TASK DIRECTIONS:
Your answer should be the lines below from the one holding "Answer: 46299/20 ≈ 2314.9" through the one holding "Answer: 70673731877/223241994495 ≈ 0.31658", copied exactly and with nothing else.

DATA EXCERPTS:
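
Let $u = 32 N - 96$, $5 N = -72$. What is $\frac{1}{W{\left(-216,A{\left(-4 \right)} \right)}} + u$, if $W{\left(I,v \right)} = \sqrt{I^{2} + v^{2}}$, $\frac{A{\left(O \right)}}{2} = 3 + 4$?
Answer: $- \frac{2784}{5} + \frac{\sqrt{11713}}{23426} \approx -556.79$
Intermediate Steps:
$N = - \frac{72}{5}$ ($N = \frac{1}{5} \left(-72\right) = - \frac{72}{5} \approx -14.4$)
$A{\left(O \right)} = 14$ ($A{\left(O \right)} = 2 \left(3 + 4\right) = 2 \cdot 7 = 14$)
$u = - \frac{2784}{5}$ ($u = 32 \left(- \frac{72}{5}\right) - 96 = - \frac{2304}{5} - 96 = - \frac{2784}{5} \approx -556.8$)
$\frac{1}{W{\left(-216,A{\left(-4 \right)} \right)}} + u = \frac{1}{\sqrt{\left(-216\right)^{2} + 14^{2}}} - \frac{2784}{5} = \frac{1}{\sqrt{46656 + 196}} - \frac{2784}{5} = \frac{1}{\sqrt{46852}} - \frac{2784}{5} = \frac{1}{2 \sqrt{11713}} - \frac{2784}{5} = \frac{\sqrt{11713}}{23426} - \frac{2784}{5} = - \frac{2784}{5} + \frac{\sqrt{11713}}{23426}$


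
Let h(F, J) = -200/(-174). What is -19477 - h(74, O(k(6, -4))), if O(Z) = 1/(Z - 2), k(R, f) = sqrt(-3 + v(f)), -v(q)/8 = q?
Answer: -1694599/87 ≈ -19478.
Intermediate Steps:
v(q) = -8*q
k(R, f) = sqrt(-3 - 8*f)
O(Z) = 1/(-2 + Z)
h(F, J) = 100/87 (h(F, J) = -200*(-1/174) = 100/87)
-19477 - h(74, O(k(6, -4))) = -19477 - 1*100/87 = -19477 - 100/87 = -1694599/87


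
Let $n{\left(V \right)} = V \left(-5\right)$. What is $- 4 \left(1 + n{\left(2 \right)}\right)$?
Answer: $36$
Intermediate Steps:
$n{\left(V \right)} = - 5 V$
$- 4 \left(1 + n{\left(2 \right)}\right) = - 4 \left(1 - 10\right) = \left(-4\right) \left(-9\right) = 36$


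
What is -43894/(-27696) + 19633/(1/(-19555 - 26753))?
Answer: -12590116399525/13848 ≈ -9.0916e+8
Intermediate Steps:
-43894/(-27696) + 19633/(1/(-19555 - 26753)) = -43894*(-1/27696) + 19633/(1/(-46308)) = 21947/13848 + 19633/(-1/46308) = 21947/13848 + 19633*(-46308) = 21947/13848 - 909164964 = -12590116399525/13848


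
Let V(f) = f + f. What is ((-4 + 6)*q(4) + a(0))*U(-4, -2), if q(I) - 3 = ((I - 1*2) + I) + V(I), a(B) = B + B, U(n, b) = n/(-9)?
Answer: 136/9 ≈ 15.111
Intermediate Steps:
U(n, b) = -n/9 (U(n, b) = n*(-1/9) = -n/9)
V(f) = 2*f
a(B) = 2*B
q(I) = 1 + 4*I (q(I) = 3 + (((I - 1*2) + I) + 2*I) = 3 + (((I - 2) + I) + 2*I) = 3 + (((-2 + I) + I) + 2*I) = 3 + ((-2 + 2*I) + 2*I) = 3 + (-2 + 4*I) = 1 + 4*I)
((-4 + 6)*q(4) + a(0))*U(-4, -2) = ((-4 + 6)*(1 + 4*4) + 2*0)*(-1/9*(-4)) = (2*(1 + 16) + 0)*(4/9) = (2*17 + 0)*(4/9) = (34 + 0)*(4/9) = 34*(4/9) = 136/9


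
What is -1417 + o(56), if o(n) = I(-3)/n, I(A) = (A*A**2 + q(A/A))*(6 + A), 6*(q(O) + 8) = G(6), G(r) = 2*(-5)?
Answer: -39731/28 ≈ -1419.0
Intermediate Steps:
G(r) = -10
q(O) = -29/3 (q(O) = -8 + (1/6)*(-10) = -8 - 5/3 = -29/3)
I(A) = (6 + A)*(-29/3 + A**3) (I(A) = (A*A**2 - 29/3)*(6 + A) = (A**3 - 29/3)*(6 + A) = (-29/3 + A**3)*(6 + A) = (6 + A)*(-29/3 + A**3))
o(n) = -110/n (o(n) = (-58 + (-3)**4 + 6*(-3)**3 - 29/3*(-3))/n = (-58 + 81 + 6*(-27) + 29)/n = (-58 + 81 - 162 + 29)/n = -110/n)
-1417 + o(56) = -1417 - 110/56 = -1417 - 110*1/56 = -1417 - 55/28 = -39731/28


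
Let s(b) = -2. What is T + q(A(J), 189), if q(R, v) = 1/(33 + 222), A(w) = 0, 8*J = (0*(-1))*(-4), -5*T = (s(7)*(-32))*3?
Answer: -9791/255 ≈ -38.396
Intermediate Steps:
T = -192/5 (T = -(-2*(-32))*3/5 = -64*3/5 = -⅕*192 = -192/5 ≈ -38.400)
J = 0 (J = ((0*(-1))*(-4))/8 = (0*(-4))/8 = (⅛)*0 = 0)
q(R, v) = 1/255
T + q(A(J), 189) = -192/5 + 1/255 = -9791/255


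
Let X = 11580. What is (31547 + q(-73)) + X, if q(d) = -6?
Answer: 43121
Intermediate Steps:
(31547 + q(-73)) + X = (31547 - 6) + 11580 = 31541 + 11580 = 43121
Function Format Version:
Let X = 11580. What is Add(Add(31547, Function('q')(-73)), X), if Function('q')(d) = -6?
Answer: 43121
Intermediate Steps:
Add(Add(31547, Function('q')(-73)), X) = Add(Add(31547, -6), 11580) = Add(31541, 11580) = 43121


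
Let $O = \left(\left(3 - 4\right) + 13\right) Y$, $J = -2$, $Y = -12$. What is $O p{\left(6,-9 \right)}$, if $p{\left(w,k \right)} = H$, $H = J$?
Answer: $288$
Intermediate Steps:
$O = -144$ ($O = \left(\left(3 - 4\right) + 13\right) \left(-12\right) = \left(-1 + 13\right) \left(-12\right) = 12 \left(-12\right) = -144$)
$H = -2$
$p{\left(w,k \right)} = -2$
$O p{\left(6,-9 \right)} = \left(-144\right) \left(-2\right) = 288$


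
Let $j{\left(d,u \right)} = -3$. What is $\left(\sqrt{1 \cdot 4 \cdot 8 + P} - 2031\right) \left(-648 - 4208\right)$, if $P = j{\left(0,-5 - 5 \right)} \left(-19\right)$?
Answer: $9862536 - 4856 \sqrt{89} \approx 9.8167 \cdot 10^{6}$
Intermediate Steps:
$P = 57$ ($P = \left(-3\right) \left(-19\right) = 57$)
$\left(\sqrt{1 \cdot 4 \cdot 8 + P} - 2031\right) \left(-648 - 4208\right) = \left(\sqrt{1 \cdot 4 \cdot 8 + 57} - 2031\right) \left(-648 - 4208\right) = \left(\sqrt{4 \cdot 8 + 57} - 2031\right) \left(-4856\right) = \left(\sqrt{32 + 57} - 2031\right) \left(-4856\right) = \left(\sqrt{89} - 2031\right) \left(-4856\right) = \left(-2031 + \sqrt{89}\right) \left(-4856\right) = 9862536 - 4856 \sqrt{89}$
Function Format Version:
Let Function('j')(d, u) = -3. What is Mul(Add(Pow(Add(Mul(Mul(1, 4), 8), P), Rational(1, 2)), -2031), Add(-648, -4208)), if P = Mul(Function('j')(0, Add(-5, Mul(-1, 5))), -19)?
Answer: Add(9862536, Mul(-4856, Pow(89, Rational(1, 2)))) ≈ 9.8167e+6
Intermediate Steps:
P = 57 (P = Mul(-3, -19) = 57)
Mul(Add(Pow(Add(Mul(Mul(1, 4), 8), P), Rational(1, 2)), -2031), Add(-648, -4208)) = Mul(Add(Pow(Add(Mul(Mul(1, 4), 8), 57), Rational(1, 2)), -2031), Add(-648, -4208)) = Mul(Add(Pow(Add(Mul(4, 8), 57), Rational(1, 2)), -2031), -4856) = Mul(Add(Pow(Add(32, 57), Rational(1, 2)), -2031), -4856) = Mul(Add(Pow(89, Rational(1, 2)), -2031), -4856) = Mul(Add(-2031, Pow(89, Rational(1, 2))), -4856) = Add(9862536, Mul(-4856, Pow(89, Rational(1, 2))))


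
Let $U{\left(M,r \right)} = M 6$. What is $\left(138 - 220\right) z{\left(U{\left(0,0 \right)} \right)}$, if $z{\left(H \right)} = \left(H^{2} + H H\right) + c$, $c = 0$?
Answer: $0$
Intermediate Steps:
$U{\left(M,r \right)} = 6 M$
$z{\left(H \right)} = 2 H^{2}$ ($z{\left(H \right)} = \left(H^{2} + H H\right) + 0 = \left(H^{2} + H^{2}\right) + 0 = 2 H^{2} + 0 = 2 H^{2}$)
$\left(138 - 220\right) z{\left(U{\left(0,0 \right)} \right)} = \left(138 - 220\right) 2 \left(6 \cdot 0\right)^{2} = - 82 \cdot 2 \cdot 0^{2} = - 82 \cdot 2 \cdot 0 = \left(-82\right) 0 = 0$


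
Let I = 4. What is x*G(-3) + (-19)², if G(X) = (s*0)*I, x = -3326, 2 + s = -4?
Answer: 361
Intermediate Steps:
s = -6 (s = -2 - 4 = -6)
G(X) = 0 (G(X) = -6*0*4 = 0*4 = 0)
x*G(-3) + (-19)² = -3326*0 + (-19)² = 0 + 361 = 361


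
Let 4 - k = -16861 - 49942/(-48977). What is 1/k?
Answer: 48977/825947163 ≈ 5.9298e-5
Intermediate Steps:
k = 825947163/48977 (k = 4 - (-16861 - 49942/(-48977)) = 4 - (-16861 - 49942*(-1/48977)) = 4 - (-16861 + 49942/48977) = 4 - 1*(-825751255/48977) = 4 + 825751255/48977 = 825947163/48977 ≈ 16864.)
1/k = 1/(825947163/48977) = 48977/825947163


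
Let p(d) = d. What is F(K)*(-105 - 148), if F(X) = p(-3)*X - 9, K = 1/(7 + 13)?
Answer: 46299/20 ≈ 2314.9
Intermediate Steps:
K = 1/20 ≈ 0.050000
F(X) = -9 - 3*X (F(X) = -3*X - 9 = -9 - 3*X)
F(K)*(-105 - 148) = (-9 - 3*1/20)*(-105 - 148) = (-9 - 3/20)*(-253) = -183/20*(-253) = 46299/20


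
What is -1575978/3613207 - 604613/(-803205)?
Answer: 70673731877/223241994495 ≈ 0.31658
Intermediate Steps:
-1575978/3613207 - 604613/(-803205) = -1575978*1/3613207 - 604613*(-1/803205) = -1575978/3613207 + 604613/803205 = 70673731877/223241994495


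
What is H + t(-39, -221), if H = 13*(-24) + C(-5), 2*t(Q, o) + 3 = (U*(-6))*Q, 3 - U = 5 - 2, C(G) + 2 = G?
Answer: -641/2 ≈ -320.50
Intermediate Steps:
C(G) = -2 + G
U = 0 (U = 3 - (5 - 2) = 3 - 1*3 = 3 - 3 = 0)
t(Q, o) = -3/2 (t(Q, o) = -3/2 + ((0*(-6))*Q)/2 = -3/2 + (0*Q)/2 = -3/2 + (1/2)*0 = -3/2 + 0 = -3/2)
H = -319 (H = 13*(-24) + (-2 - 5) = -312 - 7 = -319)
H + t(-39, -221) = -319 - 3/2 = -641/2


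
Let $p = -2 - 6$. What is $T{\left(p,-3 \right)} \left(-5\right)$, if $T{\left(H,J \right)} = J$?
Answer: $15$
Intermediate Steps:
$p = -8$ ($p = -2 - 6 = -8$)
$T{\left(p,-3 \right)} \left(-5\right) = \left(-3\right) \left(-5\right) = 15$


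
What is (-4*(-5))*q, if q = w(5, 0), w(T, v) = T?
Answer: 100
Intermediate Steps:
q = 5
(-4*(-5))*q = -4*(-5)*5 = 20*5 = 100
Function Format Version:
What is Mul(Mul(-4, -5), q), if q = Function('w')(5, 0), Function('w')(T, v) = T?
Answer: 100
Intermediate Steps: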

RESULT:
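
Answer: 46299/20 ≈ 2314.9
Intermediate Steps:
K = 1/20 ≈ 0.050000
F(X) = -9 - 3*X (F(X) = -3*X - 9 = -9 - 3*X)
F(K)*(-105 - 148) = (-9 - 3*1/20)*(-105 - 148) = (-9 - 3/20)*(-253) = -183/20*(-253) = 46299/20


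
What is -1575978/3613207 - 604613/(-803205)?
Answer: 70673731877/223241994495 ≈ 0.31658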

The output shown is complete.